» **HOW TO COMPLETE THIS TASK**: Make an exact copy of the lines from the one containing "A single command" to the end of the records below, and leave out everything else.

» **DATA UNDER STUDY**:
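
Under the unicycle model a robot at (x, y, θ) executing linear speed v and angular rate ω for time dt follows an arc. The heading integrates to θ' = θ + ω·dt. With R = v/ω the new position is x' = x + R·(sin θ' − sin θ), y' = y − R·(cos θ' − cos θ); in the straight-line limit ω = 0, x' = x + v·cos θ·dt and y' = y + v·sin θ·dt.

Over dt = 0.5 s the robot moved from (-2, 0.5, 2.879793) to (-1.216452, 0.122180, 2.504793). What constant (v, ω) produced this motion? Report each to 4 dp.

v = -1.7500, ω = -0.7500

Δθ = 2.504793 − 2.879793 = -0.375000
ω = Δθ/dt = -0.375000/0.5 = -0.7500
R = Δx/(sin θ' − sin θ) = 2.3333
v = R·ω = 2.3333·-0.7500 = -1.7500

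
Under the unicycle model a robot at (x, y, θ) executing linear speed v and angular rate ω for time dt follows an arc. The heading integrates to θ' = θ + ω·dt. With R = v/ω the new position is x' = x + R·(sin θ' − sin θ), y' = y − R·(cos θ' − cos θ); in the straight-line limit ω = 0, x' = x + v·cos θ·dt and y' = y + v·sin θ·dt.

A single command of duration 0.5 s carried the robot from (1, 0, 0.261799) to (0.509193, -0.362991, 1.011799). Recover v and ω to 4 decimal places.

v = -1.2500, ω = 1.5000

Δθ = 1.011799 − 0.261799 = 0.750000
ω = Δθ/dt = 0.750000/0.5 = 1.5000
R = Δx/(sin θ' − sin θ) = -0.8333
v = R·ω = -0.8333·1.5000 = -1.2500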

» **WRITTEN SOLUTION**:
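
A single command of duration 0.5 s carried the robot from (1, 0, 0.261799) to (0.509193, -0.362991, 1.011799). Recover v and ω to 4 decimal places.

v = -1.2500, ω = 1.5000

Δθ = 1.011799 − 0.261799 = 0.750000
ω = Δθ/dt = 0.750000/0.5 = 1.5000
R = Δx/(sin θ' − sin θ) = -0.8333
v = R·ω = -0.8333·1.5000 = -1.2500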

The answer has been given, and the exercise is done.